Exercise aim - From the entries below, pull out each line where "aligned" appears.

Collected data:

[Start of section]

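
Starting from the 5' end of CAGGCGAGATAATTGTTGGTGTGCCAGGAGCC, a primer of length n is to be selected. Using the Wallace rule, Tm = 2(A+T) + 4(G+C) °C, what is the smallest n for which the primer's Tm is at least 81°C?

First 26 bases: CAGGCGAGATAATTGTTGGTGTGCCA → Tm = 78°C (< 81°C)
First 27 bases: CAGGCGAGATAATTGTTGGTGTGCCAG → Tm = 82°C (≥ 81°C)
Each additional base adds 2°C (A/T) or 4°C (G/C), so Tm is non-decreasing in n; n = 27 is the first length to reach 81°C.

n = 27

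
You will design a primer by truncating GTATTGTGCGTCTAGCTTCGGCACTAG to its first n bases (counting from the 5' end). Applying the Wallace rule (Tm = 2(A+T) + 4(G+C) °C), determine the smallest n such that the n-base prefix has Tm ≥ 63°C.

First 20 bases: GTATTGTGCGTCTAGCTTCG → Tm = 60°C (< 63°C)
First 21 bases: GTATTGTGCGTCTAGCTTCGG → Tm = 64°C (≥ 63°C)
Since every base adds ≥2°C, Tm only increases with n, so the threshold is first crossed at n = 21.

n = 21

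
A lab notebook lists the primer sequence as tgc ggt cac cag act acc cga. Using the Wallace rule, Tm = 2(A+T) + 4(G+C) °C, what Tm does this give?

Scanning the sequence gives G=5, C=8, T=3, A=5.
So N_AT = 8 and N_GC = 13.
Tm = 2(8) + 4(13) = 16 + 52 = 68°C

68°C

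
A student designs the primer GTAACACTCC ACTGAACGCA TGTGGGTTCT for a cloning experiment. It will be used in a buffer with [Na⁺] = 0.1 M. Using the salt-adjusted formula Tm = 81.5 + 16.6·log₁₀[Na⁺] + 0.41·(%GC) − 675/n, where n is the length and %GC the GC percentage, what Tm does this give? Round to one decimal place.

62.9°C

Length n = 30. Base counts: T=8, A=7, G=7, C=8
G+C = 15, so %GC = 15/30 × 100 = 50%
Salt term: 16.6 × (-1) = -16.6
GC term: 0.41 × 50 = 20.5; length term: −675/30 = −22.5
Tm = 81.5 + (-16.6) + 20.5 − 22.5 = 62.9 → 62.9°C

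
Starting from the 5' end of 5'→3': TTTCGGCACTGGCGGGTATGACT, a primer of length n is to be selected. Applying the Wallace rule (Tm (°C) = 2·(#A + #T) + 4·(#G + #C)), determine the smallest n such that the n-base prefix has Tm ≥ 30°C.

First 9 bases: TTTCGGCAC → Tm = 28°C (< 30°C)
First 10 bases: TTTCGGCACT → Tm = 30°C (≥ 30°C)
Since every base adds ≥2°C, Tm only increases with n, so the threshold is first crossed at n = 10.

n = 10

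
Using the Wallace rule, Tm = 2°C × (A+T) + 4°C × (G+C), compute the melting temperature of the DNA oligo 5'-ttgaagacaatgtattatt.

46°C

C=1, G=3, T=8, A=7
A+T = 15, G+C = 4
Tm = 2×15 + 4×4 = 46°C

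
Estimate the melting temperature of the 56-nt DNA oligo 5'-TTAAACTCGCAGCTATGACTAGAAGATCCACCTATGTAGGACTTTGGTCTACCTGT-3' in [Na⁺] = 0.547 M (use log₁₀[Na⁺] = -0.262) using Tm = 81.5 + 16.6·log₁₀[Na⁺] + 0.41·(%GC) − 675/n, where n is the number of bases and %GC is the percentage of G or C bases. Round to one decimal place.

Length n = 56. Base counts: G=11, A=15, T=17, C=13
G+C = 24, so %GC = 24/56 × 100 = 42.857%
Salt term: 16.6 × (-0.262) = -4.349
GC term: 0.41 × 42.857 = 17.571; length term: −675/56 = −12.054
Tm = 81.5 + (-4.349) + 17.571 − 12.054 = 82.668 → 82.7°C

82.7°C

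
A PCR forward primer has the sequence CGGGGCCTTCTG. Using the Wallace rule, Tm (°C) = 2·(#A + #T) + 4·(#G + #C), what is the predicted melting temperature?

42°C

T=3, G=5, C=4, A=0
AT pairs contribute 3, GC pairs contribute 9.
Tm = 2(3) + 4(9) = 6 + 36 = 42°C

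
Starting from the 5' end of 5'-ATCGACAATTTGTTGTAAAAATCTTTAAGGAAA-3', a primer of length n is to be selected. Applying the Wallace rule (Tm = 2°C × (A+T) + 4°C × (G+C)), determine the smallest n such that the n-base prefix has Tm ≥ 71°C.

n = 29

First 28 bases: ATCGACAATTTGTTGTAAAAATCTTTAA → Tm = 68°C (< 71°C)
First 29 bases: ATCGACAATTTGTTGTAAAAATCTTTAAG → Tm = 72°C (≥ 71°C)
Since every base adds ≥2°C, Tm only increases with n, so the threshold is first crossed at n = 29.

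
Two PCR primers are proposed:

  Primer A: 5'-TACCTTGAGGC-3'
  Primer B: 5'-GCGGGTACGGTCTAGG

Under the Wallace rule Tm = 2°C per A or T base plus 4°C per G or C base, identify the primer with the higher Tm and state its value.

Primer B, 54°C

Primer A: A+T=5, G+C=6 → Tm = 2(5)+4(6) = 34°C
Primer B: A+T=5, G+C=11 → Tm = 2(5)+4(11) = 54°C
34°C vs 54°C → primer B is higher.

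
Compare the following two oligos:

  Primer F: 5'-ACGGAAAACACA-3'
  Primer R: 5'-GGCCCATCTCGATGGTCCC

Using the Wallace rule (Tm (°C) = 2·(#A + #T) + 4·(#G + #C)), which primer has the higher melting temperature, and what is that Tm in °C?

Primer R, 64°C

Primer F: A+T=7, G+C=5 → Tm = 2(7)+4(5) = 34°C
Primer R: A+T=6, G+C=13 → Tm = 2(6)+4(13) = 64°C
34°C vs 64°C → primer R is higher.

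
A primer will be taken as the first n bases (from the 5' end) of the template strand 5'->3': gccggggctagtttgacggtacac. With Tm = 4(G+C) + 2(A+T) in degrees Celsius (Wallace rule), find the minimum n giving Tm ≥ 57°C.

n = 18

First 17 bases: GCCGGGGCTAGTTTGAC → Tm = 56°C (< 57°C)
First 18 bases: GCCGGGGCTAGTTTGACG → Tm = 60°C (≥ 57°C)
Since every base adds ≥2°C, Tm only increases with n, so the threshold is first crossed at n = 18.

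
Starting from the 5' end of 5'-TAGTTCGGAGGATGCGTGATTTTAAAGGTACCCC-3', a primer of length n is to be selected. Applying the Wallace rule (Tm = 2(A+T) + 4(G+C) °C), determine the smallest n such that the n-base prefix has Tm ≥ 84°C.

n = 30

First 29 bases: TAGTTCGGAGGATGCGTGATTTTAAAGGT → Tm = 82°C (< 84°C)
First 30 bases: TAGTTCGGAGGATGCGTGATTTTAAAGGTA → Tm = 84°C (≥ 84°C)
Since every base adds ≥2°C, Tm only increases with n, so the threshold is first crossed at n = 30.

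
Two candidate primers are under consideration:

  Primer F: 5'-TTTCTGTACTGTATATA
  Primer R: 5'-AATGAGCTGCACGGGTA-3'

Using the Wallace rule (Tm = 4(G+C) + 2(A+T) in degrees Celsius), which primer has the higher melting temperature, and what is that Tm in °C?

Primer R, 52°C

Primer F: A+T=13, G+C=4 → Tm = 2(13)+4(4) = 42°C
Primer R: A+T=8, G+C=9 → Tm = 2(8)+4(9) = 52°C
42°C vs 52°C → primer R is higher.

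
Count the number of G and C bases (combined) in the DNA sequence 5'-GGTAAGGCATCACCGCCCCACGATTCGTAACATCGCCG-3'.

23

Base counts: C=14, A=9, G=9, T=6
G+C = 9 + 14 = 23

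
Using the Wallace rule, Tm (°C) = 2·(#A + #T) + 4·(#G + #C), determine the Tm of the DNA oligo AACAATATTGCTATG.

38°C

Counting bases: C=2, T=5, G=2, A=6
So N_AT = 11 and N_GC = 4.
Tm = 2×11 + 4×4 = 38°C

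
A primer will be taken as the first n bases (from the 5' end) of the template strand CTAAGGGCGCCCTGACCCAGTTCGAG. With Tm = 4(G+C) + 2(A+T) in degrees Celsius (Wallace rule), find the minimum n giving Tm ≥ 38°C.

n = 11

First 10 bases: CTAAGGGCGC → Tm = 34°C (< 38°C)
First 11 bases: CTAAGGGCGCC → Tm = 38°C (≥ 38°C)
Since every base adds ≥2°C, Tm only increases with n, so the threshold is first crossed at n = 11.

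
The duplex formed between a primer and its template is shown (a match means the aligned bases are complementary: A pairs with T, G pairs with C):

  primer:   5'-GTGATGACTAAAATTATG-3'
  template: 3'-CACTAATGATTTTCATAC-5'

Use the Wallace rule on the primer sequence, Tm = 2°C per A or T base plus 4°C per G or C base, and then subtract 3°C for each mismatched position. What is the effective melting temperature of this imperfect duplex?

Primer base counts: A=7, T=6, G=4, C=1 → A+T=13, G+C=5
Perfect-match Tm = 2(13) + 4(5) = 26 + 20 = 46°C
Mismatches (positions where the bases are not complementary): 2 (at positions 6, 14)
Effective Tm = 46 − 2×3 = 46 − 6 = 40°C

40°C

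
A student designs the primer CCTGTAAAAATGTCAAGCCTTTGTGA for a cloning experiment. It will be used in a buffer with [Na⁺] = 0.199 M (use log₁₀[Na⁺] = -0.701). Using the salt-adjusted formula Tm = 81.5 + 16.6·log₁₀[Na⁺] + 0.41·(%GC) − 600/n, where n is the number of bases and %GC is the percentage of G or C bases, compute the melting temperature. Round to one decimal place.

Length n = 26. Base counts: C=5, T=8, G=5, A=8
G+C = 10, so %GC = 10/26 × 100 = 38.462%
Salt term: 16.6 × (-0.701) = -11.637
GC term: 0.41 × 38.462 = 15.769; length term: −600/26 = −23.077
Tm = 81.5 + (-11.637) + 15.769 − 23.077 = 62.555 → 62.6°C

62.6°C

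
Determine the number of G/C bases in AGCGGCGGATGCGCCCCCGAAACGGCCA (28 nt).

A=6, G=10, C=11, T=1
G+C = 10 + 11 = 21

21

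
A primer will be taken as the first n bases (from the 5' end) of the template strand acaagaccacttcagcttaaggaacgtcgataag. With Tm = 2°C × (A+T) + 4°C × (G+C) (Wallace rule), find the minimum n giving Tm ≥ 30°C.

n = 10

First 9 bases: ACAAGACCA → Tm = 26°C (< 30°C)
First 10 bases: ACAAGACCAC → Tm = 30°C (≥ 30°C)
Since every base adds ≥2°C, Tm only increases with n, so the threshold is first crossed at n = 10.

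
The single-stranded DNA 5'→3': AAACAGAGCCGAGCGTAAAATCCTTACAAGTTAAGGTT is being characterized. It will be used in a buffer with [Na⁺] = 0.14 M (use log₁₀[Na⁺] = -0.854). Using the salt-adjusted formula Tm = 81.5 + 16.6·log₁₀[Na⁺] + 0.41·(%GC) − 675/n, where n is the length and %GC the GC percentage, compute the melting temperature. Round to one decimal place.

Length n = 38. Scanning the sequence gives C=7, T=8, A=15, G=8.
G+C = 15, so %GC = 15/38 × 100 = 39.474%
Salt term: 16.6 × (-0.854) = -14.176
GC term: 0.41 × 39.474 = 16.184; length term: −675/38 = −17.763
Tm = 81.5 + (-14.176) + 16.184 − 17.763 = 65.745 → 65.7°C

65.7°C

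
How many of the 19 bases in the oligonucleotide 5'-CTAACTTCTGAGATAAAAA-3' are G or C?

5

Scanning the sequence gives A=9, G=2, C=3, T=5.
Total G or C: 2 + 3 = 5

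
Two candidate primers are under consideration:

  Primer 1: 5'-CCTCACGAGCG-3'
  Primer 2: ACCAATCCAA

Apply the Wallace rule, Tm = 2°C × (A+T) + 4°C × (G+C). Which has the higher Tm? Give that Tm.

Primer 1, 38°C

Primer 1: A+T=3, G+C=8 → Tm = 2(3)+4(8) = 38°C
Primer 2: A+T=6, G+C=4 → Tm = 2(6)+4(4) = 28°C
38°C vs 28°C → primer 1 is higher.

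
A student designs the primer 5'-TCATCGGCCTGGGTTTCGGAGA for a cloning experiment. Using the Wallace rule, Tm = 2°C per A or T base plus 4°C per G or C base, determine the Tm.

Scanning the sequence gives A=3, G=8, C=5, T=6.
AT pairs contribute 9, GC pairs contribute 13.
Tm = 2(9) + 4(13) = 18 + 52 = 70°C

70°C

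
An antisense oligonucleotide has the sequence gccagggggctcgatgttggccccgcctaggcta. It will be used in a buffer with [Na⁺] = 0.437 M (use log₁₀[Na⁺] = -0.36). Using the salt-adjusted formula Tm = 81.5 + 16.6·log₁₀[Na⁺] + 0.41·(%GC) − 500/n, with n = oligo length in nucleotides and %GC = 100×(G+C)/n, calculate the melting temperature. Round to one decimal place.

Length n = 34. T=6, C=11, A=4, G=13
G+C = 24, so %GC = 24/34 × 100 = 70.588%
Salt term: 16.6 × (-0.36) = -5.976
GC term: 0.41 × 70.588 = 28.941; length term: −500/34 = −14.706
Tm = 81.5 + (-5.976) + 28.941 − 14.706 = 89.759 → 89.8°C

89.8°C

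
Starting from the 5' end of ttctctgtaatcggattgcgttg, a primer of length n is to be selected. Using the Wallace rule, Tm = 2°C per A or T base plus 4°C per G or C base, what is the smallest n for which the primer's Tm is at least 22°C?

n = 8

First 7 bases: TTCTCTG → Tm = 20°C (< 22°C)
First 8 bases: TTCTCTGT → Tm = 22°C (≥ 22°C)
Since every base adds ≥2°C, Tm only increases with n, so the threshold is first crossed at n = 8.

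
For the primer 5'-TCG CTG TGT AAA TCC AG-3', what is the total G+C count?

Base counts: C=4, A=4, G=4, T=5
G+C = 4 + 4 = 8

8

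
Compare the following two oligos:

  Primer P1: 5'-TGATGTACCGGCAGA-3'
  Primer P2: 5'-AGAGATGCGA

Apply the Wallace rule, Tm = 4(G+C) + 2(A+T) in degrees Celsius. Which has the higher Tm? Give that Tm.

Primer P1, 46°C

Primer P1: A+T=7, G+C=8 → Tm = 2(7)+4(8) = 46°C
Primer P2: A+T=5, G+C=5 → Tm = 2(5)+4(5) = 30°C
46°C vs 30°C → primer P1 is higher.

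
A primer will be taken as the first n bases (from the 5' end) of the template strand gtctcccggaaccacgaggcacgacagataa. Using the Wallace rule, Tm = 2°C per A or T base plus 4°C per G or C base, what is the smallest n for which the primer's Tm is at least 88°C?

n = 27

First 26 bases: GTCTCCCGGAACCACGAGGCACGACA → Tm = 86°C (< 88°C)
First 27 bases: GTCTCCCGGAACCACGAGGCACGACAG → Tm = 90°C (≥ 88°C)
Since every base adds ≥2°C, Tm only increases with n, so the threshold is first crossed at n = 27.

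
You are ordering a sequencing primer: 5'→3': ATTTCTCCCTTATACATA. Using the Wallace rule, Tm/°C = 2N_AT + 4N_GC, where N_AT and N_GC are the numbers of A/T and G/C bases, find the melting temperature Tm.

Base counts: A=5, T=8, G=0, C=5
So N_AT = 13 and N_GC = 5.
Tm = 2×13 + 4×5 = 46°C

46°C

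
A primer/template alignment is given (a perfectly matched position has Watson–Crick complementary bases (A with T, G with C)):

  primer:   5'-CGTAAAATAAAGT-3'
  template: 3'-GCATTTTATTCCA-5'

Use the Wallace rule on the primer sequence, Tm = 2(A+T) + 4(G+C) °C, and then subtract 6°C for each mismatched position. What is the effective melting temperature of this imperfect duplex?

26°C

Primer base counts: A=7, T=3, G=2, C=1 → A+T=10, G+C=3
Perfect-match Tm = 2(10) + 4(3) = 20 + 12 = 32°C
Mismatches (positions where the bases are not complementary): 1 (at position 11)
Effective Tm = 32 − 1×6 = 32 − 6 = 26°C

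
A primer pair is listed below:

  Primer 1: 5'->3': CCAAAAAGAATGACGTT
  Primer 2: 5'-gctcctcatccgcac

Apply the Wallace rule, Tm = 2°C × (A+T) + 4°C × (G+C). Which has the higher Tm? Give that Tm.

Primer 2, 50°C

Primer 1: A+T=11, G+C=6 → Tm = 2(11)+4(6) = 46°C
Primer 2: A+T=5, G+C=10 → Tm = 2(5)+4(10) = 50°C
46°C vs 50°C → primer 2 is higher.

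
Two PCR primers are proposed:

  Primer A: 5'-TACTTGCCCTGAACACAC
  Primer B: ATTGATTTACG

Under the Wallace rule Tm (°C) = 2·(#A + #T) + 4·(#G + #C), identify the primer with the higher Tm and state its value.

Primer A: A+T=9, G+C=9 → Tm = 2(9)+4(9) = 54°C
Primer B: A+T=8, G+C=3 → Tm = 2(8)+4(3) = 28°C
54°C vs 28°C → primer A is higher.

Primer A, 54°C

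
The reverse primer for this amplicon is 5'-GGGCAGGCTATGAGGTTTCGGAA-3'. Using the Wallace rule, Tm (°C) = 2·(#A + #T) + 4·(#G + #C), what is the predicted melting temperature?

72°C

Base counts: G=10, C=3, A=5, T=5
So N_AT = 10 and N_GC = 13.
Tm = 2×10 + 4×13 = 72°C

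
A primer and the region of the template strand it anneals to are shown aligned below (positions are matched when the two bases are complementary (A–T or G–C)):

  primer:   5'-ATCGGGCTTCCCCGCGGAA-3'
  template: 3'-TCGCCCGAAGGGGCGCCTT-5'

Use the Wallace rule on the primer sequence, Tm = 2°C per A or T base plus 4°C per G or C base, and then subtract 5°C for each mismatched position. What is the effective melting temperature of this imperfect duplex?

Primer base counts: A=3, T=3, G=6, C=7 → A+T=6, G+C=13
Perfect-match Tm = 2(6) + 4(13) = 12 + 52 = 64°C
Mismatches (positions where the bases are not complementary): 1 (at position 2)
Effective Tm = 64 − 1×5 = 64 − 5 = 59°C

59°C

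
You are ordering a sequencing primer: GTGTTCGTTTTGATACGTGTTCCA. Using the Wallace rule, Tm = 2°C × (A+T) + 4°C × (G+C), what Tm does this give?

68°C

Scanning the sequence gives A=3, T=11, C=4, G=6.
A+T = 14, G+C = 10
Tm = 2×14 + 4×10 = 68°C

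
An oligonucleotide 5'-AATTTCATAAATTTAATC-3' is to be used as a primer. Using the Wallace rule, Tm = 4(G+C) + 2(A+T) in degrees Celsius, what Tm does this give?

40°C

Counting bases: C=2, T=8, A=8, G=0
AT pairs contribute 16, GC pairs contribute 2.
Tm = 2(16) + 4(2) = 32 + 8 = 40°C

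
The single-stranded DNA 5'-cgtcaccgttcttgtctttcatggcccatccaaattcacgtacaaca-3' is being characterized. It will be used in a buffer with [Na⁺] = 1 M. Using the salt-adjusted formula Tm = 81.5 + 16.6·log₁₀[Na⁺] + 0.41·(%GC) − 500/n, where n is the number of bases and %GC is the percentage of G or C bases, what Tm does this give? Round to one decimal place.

Length n = 47. Scanning the sequence gives A=11, G=6, C=16, T=14.
G+C = 22, so %GC = 22/47 × 100 = 46.809%
Salt term: 16.6 × (0) = 0
GC term: 0.41 × 46.809 = 19.192; length term: −500/47 = −10.638
Tm = 81.5 + (0) + 19.192 − 10.638 = 90.054 → 90.1°C

90.1°C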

[End of section]

The answer -
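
The duplex formed between a primer and its template is shown (a match means the aligned bases are complementary: A pairs with T, G pairs with C):
A primer and the region of the template strand it anneals to are shown aligned below (positions are matched when the two bases are complementary (A–T or G–C)):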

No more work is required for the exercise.